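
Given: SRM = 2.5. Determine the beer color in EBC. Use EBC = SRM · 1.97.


EBC = 2.5 · 1.97

4.9250 EBC


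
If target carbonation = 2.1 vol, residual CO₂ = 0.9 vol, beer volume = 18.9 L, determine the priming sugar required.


sugar = (target − residual)·4.0·V
sugar = (2.1 − 0.9)·4.0·18.9

90.7200 g


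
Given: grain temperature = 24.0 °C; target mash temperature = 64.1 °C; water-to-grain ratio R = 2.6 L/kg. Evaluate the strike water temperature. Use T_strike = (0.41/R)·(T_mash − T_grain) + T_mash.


T_strike = (0.41/2.6)·(64.1 − 24.0) + 64.1

70.4235 °C


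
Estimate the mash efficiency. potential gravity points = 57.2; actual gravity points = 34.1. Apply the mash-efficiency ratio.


efficiency = actual / potential × 100
efficiency = 34.1 / 57.2 × 100

59.6154 %


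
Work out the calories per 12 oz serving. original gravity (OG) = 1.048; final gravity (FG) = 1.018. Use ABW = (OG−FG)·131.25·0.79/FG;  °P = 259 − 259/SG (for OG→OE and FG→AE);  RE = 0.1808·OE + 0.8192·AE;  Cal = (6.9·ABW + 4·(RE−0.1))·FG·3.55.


ABW = (1.048 − 1.018)·131.25·0.79/1.018 = 3.0556
OE = 259 − 259/1.048 = 11.8626 °P
AE = 259 − 259/1.018 = 4.5796 °P
RE = 0.1808·11.8626 + 0.8192·4.5796 = 5.8963 °P
Cal = (6.9·3.0556 + 4·(5.8963−0.1))·1.018·3.55

159.9843 kcal


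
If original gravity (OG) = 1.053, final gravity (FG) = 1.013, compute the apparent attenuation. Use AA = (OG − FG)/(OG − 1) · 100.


AA = (1.053 − 1.013)/(1.053 − 1) · 100

75.4717 %


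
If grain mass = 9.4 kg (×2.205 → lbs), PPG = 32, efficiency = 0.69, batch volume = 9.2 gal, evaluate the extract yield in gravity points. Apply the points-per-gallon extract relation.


points = lbs × PPG × eff / vol
lbs = 9.4 × 2.205 = 20.7270
points = 20.7270 × 32 × 0.69 / 9.2

49.7448 points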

Assigned task. Look above for the line containing "Estimate the mash"; copy from it through the last line, exactly, and nothing more.

Task solution.
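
Estimate the mash efficiency. potential gravity points = 57.2; actual gravity points = 34.1. Apply the mash-efficiency ratio.


efficiency = actual / potential × 100
efficiency = 34.1 / 57.2 × 100

59.6154 %


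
Work out the calories per 12 oz serving. original gravity (OG) = 1.048; final gravity (FG) = 1.018. Use ABW = (OG−FG)·131.25·0.79/FG;  °P = 259 − 259/SG (for OG→OE and FG→AE);  RE = 0.1808·OE + 0.8192·AE;  Cal = (6.9·ABW + 4·(RE−0.1))·FG·3.55.


ABW = (1.048 − 1.018)·131.25·0.79/1.018 = 3.0556
OE = 259 − 259/1.048 = 11.8626 °P
AE = 259 − 259/1.018 = 4.5796 °P
RE = 0.1808·11.8626 + 0.8192·4.5796 = 5.8963 °P
Cal = (6.9·3.0556 + 4·(5.8963−0.1))·1.018·3.55

159.9843 kcal


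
If original gravity (OG) = 1.053, final gravity (FG) = 1.013, compute the apparent attenuation. Use AA = (OG − FG)/(OG − 1) · 100.


AA = (1.053 − 1.013)/(1.053 − 1) · 100

75.4717 %


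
If grain mass = 9.4 kg (×2.205 → lbs), PPG = 32, efficiency = 0.69, batch volume = 9.2 gal, evaluate the extract yield in gravity points. Apply the points-per-gallon extract relation.


points = lbs × PPG × eff / vol
lbs = 9.4 × 2.205 = 20.7270
points = 20.7270 × 32 × 0.69 / 9.2

49.7448 points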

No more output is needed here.